*Exercise*:
Report every line of the records below that includes the string "Intercept".
● ● ●
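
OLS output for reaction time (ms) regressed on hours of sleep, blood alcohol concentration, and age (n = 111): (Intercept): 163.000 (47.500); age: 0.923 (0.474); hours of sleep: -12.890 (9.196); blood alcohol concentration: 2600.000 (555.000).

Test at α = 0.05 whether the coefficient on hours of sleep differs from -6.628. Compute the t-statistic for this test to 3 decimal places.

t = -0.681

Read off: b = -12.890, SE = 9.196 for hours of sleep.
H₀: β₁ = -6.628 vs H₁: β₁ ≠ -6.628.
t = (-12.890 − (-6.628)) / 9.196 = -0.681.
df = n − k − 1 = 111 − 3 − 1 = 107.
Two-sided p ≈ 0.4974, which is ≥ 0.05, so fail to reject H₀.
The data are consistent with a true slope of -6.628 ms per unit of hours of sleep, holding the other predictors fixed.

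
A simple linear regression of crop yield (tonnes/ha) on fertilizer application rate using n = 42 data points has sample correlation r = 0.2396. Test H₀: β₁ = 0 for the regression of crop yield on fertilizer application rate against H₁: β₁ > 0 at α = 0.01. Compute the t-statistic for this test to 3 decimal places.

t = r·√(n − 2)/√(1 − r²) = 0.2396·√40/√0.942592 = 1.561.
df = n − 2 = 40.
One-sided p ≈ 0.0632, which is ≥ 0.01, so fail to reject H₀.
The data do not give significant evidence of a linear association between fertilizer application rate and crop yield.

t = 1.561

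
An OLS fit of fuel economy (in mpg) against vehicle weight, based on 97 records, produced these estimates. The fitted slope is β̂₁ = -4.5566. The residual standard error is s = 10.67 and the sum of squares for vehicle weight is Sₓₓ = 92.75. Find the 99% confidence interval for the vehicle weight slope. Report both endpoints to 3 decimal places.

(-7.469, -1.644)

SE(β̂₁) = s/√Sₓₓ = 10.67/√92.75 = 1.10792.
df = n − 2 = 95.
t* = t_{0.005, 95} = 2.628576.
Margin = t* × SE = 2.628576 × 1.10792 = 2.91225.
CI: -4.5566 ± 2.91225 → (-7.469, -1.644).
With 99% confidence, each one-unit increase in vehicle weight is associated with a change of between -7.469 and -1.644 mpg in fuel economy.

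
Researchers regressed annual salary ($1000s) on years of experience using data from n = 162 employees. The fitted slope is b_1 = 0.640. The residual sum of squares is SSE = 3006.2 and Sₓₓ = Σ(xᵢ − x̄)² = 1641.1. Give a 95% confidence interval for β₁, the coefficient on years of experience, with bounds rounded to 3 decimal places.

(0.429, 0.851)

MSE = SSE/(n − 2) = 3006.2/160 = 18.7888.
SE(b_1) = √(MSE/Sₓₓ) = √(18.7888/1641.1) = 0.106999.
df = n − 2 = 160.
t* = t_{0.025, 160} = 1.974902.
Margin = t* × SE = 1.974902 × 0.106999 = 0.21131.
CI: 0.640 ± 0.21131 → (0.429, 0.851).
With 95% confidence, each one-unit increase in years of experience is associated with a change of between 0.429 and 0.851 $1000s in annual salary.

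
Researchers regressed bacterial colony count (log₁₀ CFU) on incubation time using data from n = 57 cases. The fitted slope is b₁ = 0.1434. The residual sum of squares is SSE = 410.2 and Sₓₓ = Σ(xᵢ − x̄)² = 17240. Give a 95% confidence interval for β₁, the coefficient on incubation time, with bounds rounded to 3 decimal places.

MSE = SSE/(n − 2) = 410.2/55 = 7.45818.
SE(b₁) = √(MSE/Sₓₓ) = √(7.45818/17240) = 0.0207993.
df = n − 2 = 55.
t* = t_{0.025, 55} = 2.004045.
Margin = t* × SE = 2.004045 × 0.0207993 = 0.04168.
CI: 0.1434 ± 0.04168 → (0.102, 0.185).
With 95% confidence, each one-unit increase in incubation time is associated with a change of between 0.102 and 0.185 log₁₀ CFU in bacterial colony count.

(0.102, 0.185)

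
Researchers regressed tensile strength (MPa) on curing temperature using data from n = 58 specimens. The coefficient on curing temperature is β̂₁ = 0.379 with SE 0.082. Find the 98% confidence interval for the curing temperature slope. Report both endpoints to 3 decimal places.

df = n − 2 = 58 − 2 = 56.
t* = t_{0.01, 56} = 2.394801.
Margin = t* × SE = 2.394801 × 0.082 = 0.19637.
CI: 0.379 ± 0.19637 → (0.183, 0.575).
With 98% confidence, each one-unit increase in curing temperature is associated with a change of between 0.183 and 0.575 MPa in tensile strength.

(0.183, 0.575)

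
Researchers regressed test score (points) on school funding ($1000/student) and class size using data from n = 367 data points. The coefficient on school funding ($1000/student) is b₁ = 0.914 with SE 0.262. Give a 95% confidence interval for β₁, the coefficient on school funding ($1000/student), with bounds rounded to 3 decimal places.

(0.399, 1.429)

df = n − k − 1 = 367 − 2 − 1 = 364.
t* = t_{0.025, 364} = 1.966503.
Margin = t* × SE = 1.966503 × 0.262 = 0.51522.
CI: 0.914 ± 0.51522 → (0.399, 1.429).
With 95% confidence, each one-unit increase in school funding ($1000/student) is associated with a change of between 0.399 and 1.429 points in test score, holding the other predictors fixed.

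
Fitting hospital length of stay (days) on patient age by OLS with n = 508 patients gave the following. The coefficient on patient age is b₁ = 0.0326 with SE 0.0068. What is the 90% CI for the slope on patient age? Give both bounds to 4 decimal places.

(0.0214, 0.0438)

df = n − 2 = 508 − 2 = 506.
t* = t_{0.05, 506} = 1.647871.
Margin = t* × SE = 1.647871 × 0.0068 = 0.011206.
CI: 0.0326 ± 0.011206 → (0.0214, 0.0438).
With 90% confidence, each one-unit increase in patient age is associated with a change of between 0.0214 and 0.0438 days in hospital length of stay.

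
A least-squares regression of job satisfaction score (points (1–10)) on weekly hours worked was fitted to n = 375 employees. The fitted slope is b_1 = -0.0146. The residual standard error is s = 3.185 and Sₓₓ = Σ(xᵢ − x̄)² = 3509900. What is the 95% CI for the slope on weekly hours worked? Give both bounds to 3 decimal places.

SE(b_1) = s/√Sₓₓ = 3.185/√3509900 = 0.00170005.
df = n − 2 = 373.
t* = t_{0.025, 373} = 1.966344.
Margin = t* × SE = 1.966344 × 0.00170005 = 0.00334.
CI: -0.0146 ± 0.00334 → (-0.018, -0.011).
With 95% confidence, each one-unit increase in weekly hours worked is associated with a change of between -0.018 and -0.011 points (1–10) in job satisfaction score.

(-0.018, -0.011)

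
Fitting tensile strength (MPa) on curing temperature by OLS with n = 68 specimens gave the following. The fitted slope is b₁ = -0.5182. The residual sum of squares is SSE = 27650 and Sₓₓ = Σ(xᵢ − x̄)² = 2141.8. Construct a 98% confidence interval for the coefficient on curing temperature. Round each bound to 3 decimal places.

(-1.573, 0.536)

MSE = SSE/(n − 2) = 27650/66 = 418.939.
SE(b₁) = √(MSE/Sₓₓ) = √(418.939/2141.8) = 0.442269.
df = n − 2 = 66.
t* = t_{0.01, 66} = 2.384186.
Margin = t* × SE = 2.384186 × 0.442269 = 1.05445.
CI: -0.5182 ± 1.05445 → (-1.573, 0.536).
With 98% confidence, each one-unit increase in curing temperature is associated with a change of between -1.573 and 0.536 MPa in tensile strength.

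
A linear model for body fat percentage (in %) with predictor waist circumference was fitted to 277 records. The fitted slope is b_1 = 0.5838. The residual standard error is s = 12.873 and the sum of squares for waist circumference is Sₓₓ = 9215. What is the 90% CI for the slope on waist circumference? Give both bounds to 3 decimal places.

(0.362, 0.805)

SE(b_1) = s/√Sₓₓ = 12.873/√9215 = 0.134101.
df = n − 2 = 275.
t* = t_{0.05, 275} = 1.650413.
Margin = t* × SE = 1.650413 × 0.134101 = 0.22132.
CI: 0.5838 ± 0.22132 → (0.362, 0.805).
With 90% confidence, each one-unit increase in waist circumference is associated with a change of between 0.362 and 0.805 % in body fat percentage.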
● ● ●
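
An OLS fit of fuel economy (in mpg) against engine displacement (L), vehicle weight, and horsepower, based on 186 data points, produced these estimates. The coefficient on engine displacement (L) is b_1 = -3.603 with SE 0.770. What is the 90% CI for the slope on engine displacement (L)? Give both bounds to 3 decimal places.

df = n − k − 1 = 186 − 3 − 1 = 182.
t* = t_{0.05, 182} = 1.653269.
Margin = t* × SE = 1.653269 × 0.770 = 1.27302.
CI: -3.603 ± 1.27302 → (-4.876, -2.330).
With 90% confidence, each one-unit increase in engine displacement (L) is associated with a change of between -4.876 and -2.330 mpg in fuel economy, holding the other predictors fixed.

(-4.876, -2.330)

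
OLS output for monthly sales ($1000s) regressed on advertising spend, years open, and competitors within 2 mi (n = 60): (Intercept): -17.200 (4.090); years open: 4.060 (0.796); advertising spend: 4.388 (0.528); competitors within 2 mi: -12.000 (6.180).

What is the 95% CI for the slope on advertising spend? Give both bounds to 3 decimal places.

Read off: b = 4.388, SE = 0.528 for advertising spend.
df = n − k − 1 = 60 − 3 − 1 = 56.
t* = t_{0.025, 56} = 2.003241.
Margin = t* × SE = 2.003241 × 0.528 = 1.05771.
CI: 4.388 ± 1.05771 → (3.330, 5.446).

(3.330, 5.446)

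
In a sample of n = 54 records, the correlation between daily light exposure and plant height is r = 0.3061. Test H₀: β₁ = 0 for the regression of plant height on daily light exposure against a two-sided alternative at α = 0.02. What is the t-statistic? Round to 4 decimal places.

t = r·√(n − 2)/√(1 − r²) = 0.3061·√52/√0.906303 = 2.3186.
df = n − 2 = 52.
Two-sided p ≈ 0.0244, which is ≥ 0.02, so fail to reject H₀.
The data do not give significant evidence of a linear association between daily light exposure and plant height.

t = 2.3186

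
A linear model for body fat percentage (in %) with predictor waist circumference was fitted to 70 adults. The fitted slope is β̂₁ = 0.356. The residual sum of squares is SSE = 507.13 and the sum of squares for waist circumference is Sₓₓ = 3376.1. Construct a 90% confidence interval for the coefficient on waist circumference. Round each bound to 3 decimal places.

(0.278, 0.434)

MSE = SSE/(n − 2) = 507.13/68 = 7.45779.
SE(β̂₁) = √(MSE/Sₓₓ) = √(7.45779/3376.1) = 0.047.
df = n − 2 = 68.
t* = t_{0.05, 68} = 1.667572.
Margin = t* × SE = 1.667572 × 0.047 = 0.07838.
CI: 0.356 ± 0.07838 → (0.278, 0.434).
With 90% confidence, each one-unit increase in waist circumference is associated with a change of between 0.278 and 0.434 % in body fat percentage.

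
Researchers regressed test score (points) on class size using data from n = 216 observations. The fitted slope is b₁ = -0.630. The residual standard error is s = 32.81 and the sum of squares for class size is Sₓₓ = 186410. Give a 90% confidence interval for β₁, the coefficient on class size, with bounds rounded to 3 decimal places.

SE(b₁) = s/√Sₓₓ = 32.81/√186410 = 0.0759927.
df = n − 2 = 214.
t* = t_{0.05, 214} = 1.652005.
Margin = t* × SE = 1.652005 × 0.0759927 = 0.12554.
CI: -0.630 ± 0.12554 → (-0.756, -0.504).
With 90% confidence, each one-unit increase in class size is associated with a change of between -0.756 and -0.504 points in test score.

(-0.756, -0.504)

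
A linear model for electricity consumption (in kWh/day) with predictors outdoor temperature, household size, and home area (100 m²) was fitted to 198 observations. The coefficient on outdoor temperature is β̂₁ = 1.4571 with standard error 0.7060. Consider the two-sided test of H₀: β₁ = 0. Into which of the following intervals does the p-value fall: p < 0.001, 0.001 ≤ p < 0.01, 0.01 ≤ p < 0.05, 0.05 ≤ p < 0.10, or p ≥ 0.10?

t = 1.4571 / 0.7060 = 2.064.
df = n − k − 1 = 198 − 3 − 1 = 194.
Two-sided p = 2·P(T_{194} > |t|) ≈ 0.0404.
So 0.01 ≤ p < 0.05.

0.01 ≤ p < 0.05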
● ● ●
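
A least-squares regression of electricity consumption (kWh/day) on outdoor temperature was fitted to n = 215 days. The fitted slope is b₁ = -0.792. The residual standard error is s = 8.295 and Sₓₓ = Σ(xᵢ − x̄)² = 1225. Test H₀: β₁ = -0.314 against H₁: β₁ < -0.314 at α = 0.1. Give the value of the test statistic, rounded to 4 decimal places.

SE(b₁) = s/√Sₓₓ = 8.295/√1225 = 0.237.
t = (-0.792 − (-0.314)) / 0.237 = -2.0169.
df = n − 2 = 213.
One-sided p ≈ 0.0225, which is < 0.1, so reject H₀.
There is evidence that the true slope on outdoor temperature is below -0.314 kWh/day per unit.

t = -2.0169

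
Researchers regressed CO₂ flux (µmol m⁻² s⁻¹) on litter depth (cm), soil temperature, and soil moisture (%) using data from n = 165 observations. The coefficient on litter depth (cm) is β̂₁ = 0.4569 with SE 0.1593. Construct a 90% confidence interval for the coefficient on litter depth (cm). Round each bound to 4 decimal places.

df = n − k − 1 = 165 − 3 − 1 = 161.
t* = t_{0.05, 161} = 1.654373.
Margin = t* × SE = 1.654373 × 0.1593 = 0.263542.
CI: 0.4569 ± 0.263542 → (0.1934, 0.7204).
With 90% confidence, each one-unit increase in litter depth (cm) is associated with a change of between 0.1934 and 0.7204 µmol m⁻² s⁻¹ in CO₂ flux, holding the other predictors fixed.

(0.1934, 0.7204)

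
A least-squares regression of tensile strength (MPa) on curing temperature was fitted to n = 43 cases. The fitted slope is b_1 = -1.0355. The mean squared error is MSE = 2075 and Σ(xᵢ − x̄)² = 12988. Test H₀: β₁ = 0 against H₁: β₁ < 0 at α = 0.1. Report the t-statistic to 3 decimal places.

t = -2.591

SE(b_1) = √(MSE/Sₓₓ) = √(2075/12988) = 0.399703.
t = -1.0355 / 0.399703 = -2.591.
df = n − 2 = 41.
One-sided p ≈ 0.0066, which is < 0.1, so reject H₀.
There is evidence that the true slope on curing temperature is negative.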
● ● ●
*Solution*:
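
OLS output for reaction time (ms) regressed on hours of sleep, blood alcohol concentration, and age (n = 111): (Intercept): 163.000 (47.500); age: 0.923 (0.474); hours of sleep: -12.890 (9.196); blood alcohol concentration: 2600.000 (555.000).
OLS output for monthly sales ($1000s) regressed on advertising spend, years open, and competitors within 2 mi (n = 60): (Intercept): -17.200 (4.090); years open: 4.060 (0.796); advertising spend: 4.388 (0.528); competitors within 2 mi: -12.000 (6.180).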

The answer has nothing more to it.